--- Extracted records ---
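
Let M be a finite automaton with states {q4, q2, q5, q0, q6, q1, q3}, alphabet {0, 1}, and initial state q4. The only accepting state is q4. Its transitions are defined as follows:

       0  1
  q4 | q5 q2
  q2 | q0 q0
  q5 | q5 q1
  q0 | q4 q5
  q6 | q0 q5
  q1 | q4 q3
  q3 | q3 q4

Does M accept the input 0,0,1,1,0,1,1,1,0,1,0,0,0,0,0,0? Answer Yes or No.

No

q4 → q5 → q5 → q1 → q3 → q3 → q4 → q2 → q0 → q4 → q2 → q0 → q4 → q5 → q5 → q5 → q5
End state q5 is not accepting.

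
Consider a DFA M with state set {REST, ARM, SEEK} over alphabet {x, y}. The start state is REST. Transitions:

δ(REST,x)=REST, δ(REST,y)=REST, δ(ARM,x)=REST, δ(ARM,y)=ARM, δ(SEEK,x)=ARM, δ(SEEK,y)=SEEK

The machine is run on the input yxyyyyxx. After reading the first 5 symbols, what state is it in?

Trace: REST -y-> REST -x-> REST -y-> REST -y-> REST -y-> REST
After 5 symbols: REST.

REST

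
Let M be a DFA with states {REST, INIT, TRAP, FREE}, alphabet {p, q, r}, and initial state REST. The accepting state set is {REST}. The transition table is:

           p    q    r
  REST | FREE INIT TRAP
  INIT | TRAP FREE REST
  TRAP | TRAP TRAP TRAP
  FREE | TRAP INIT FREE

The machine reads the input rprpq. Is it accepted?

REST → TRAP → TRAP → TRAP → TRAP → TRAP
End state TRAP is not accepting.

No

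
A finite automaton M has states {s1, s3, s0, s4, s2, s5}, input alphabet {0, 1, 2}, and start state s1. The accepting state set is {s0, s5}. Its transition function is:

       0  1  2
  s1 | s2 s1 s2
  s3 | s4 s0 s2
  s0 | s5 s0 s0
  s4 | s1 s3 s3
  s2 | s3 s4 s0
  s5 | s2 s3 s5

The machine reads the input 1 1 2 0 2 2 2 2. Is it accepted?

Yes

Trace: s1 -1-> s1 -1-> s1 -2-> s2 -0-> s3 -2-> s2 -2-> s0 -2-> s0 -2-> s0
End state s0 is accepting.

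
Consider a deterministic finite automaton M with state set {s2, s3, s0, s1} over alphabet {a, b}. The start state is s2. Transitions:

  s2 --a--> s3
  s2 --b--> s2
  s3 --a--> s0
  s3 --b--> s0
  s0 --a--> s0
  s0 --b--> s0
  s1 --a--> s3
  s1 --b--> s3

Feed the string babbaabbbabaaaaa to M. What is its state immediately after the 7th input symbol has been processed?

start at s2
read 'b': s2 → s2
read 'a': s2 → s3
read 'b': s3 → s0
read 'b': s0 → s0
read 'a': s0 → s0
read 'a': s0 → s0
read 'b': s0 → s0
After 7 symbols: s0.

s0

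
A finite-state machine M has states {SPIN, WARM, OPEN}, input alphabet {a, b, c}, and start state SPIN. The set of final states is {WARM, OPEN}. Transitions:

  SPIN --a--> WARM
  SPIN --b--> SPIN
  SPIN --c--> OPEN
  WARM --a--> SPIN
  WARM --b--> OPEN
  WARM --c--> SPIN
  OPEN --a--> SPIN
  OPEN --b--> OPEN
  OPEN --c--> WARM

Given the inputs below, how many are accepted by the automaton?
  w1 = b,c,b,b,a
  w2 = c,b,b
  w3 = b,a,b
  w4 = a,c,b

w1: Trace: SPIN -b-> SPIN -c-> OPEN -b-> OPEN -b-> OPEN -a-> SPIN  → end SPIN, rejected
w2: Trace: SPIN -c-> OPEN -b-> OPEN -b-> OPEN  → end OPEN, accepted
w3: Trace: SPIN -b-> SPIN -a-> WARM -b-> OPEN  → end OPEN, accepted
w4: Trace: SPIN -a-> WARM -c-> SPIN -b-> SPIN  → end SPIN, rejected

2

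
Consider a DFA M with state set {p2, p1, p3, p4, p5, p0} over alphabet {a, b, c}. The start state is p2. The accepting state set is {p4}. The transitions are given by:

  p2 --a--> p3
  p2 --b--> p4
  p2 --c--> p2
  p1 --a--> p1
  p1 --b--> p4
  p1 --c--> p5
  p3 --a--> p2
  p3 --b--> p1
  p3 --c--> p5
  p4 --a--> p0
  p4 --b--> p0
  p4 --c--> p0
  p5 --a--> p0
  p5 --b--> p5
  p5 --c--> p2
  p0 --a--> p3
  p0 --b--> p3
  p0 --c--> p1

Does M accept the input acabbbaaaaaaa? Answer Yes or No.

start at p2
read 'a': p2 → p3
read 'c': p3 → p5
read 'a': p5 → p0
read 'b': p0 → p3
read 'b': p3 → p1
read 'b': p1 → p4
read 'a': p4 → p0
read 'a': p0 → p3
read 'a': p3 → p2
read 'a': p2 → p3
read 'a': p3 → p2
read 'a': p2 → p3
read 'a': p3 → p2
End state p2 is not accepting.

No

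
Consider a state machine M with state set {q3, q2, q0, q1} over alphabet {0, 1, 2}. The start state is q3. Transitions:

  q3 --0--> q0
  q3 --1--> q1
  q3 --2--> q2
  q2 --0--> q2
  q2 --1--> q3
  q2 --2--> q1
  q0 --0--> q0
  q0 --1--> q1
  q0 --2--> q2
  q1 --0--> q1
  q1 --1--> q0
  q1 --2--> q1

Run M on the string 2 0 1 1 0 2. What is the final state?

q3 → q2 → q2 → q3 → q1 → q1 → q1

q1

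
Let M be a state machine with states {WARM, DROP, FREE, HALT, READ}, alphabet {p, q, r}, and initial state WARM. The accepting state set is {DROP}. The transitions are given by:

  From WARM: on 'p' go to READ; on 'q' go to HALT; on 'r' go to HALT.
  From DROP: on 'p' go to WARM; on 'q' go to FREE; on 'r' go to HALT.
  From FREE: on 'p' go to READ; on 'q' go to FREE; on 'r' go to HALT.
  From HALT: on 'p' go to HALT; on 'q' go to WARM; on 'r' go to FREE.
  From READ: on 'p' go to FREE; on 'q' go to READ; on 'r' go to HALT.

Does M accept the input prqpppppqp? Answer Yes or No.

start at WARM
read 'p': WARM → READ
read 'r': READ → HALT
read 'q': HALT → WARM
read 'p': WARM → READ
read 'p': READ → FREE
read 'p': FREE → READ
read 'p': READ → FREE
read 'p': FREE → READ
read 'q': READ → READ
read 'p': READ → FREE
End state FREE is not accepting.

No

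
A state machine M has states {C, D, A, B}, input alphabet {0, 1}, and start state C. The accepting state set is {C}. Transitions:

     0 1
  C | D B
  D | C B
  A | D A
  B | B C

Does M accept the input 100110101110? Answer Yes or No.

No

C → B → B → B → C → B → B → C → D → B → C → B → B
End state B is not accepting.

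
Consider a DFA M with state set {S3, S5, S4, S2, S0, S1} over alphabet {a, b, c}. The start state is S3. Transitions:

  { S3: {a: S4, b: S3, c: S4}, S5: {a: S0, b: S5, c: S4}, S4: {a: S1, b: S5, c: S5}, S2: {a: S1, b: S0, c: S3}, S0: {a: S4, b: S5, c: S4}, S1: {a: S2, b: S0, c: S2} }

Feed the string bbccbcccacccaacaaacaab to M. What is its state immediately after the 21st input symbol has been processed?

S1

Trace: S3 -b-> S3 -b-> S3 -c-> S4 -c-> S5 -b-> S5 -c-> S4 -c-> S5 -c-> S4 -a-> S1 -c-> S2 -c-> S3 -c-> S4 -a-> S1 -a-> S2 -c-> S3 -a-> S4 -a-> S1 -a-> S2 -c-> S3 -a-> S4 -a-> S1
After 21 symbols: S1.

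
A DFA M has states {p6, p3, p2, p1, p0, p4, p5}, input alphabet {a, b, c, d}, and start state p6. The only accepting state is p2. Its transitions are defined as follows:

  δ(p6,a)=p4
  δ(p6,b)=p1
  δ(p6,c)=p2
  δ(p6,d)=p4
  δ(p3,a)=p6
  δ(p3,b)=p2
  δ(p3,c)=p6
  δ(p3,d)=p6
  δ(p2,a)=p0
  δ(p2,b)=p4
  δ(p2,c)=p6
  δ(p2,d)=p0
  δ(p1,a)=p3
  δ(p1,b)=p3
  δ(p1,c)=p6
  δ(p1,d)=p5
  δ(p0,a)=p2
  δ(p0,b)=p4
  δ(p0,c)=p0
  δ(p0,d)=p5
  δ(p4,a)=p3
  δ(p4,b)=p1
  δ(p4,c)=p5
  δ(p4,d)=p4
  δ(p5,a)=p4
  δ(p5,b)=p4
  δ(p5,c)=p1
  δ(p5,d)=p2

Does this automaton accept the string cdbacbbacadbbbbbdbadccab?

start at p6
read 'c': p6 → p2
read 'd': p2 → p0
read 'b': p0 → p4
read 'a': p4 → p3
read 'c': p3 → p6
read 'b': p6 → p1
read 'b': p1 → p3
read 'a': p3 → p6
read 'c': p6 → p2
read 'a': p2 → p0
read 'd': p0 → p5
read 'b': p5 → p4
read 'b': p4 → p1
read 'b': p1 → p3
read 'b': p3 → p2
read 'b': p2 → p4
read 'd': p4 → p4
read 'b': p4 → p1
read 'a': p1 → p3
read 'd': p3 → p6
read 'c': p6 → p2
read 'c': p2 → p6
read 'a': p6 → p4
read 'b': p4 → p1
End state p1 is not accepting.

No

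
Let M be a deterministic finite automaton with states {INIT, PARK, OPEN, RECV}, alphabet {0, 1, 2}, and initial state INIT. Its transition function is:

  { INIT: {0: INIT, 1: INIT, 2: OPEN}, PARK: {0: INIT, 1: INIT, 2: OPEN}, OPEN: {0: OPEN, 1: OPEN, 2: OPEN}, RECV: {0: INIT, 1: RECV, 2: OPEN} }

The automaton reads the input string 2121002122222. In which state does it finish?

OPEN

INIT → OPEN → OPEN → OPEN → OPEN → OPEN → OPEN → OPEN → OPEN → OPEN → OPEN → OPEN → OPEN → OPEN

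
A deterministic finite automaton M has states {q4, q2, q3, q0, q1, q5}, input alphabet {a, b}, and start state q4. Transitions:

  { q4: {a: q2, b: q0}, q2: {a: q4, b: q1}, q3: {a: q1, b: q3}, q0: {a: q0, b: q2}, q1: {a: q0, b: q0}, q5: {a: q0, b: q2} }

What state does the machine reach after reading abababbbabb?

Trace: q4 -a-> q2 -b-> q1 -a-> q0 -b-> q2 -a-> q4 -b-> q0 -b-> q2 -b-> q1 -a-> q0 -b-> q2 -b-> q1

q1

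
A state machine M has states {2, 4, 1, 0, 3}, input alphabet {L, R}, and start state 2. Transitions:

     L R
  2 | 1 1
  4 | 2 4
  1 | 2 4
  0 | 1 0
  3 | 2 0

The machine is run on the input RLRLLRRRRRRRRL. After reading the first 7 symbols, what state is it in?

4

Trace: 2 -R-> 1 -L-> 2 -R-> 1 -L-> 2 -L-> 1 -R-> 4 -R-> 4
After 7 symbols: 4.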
---
--- Extracted records ---
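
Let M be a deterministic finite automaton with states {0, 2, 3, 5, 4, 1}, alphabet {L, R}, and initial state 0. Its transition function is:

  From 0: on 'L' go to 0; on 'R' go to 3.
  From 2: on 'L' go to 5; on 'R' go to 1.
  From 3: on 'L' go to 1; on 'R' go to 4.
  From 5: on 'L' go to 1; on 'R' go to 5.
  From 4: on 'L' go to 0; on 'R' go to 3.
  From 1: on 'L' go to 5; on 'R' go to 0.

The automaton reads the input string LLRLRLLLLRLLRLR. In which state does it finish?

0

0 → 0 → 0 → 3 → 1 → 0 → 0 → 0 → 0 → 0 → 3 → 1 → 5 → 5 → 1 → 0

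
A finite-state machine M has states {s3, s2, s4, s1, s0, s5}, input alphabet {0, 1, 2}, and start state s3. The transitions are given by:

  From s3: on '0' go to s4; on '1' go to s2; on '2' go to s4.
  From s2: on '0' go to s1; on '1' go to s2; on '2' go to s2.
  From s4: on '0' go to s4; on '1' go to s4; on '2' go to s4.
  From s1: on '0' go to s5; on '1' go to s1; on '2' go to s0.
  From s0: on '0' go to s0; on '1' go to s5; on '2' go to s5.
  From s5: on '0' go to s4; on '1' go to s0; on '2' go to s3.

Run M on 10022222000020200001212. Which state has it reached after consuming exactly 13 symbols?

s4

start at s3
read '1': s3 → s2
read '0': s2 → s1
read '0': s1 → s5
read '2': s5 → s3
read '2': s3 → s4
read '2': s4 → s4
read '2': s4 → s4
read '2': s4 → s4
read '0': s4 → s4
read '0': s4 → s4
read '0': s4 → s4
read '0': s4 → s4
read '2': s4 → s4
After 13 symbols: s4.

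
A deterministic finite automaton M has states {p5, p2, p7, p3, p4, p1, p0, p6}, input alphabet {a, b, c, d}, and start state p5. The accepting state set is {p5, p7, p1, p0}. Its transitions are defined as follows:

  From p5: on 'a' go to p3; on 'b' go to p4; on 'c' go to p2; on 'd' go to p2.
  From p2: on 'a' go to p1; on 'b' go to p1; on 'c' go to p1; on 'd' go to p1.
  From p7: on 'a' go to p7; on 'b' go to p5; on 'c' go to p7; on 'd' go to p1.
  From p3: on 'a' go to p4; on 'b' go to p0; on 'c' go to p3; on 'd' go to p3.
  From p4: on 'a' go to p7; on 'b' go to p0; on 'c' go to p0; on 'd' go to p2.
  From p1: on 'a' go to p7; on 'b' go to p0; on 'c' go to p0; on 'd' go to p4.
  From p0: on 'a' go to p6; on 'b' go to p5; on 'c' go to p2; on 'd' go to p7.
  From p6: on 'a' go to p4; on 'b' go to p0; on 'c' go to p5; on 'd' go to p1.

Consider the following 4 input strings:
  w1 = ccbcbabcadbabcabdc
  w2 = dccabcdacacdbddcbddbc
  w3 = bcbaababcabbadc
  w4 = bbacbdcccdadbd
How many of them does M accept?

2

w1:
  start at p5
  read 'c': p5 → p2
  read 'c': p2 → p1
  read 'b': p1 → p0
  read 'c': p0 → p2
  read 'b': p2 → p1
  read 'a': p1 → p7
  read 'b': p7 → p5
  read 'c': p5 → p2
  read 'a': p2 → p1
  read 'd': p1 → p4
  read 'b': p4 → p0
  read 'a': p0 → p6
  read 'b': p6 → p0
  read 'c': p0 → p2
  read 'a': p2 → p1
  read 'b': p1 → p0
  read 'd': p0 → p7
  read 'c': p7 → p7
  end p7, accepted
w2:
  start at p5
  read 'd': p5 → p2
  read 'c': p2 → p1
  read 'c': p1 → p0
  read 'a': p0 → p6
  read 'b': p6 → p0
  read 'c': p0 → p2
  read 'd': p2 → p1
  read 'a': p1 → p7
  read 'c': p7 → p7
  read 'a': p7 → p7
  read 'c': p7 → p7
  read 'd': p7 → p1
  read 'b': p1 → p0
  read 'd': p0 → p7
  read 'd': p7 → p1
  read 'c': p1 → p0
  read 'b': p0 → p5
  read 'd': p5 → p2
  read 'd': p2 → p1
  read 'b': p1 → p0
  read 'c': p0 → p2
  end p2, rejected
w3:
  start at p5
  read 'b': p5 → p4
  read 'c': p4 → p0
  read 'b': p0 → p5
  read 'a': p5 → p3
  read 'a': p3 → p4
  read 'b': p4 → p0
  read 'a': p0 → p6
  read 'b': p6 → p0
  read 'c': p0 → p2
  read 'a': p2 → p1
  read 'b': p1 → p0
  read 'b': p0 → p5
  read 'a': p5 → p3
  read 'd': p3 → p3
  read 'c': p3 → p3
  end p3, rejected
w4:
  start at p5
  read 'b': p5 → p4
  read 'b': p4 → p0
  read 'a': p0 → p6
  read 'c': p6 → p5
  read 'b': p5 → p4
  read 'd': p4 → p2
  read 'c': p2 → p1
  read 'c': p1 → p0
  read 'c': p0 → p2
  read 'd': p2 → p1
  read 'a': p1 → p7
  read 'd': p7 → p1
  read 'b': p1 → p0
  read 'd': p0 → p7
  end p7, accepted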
---
--- Extracted records ---
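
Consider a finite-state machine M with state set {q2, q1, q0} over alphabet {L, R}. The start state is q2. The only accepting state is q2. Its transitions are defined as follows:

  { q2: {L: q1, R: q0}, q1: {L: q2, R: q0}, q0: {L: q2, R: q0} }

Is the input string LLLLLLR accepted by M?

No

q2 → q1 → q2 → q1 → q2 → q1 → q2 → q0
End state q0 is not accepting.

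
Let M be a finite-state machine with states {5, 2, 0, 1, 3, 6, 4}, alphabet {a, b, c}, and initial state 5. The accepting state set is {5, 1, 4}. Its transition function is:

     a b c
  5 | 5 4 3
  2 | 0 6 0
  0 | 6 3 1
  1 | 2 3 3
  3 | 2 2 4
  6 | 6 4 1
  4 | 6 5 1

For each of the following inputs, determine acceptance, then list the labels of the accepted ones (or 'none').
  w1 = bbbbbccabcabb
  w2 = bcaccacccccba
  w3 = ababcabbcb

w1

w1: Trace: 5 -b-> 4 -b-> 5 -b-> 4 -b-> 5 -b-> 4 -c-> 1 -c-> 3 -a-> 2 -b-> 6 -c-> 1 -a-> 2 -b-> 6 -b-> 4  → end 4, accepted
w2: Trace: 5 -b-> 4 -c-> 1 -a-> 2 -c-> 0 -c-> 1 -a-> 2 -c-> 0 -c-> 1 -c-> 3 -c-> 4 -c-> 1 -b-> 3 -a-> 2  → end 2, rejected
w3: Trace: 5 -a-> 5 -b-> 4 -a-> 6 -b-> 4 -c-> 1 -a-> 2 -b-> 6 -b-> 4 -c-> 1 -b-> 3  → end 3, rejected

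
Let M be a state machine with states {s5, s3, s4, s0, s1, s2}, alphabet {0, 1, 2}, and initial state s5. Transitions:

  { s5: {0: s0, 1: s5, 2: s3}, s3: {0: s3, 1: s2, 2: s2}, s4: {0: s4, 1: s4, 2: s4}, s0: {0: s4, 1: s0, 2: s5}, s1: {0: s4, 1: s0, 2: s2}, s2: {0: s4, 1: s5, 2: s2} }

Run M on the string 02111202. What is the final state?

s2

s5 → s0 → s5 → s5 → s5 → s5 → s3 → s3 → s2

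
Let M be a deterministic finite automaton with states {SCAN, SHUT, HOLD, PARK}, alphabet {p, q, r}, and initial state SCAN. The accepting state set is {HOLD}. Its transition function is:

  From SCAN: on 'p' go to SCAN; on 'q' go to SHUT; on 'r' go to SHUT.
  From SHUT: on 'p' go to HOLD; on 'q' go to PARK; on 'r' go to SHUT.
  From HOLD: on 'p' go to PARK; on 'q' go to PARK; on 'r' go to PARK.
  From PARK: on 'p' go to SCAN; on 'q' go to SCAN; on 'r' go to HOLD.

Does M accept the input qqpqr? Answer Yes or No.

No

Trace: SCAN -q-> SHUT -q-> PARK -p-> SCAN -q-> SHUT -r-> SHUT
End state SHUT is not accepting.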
---
» Task description
Reproduce word for word the material above, starting with the line that has "WARM --b--> OPEN" and stopping after the line that has "p0 --c--> p1".

» Response area
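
  WARM --b--> OPEN
  WARM --c--> SPIN
  OPEN --a--> SPIN
  OPEN --b--> OPEN
  OPEN --c--> WARM

Given the inputs below, how many are accepted by the automaton?
  w1 = b,c,b,b,a
  w2 = c,b,b
  w3 = b,a,b
  w4 = a,c,b

w1: Trace: SPIN -b-> SPIN -c-> OPEN -b-> OPEN -b-> OPEN -a-> SPIN  → end SPIN, rejected
w2: Trace: SPIN -c-> OPEN -b-> OPEN -b-> OPEN  → end OPEN, accepted
w3: Trace: SPIN -b-> SPIN -a-> WARM -b-> OPEN  → end OPEN, accepted
w4: Trace: SPIN -a-> WARM -c-> SPIN -b-> SPIN  → end SPIN, rejected

2

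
Consider a DFA M with state set {p2, p1, p3, p4, p5, p0} over alphabet {a, b, c}. The start state is p2. The accepting state set is {p4}. The transitions are given by:

  p2 --a--> p3
  p2 --b--> p4
  p2 --c--> p2
  p1 --a--> p1
  p1 --b--> p4
  p1 --c--> p5
  p3 --a--> p2
  p3 --b--> p1
  p3 --c--> p5
  p4 --a--> p0
  p4 --b--> p0
  p4 --c--> p0
  p5 --a--> p0
  p5 --b--> p5
  p5 --c--> p2
  p0 --a--> p3
  p0 --b--> p3
  p0 --c--> p1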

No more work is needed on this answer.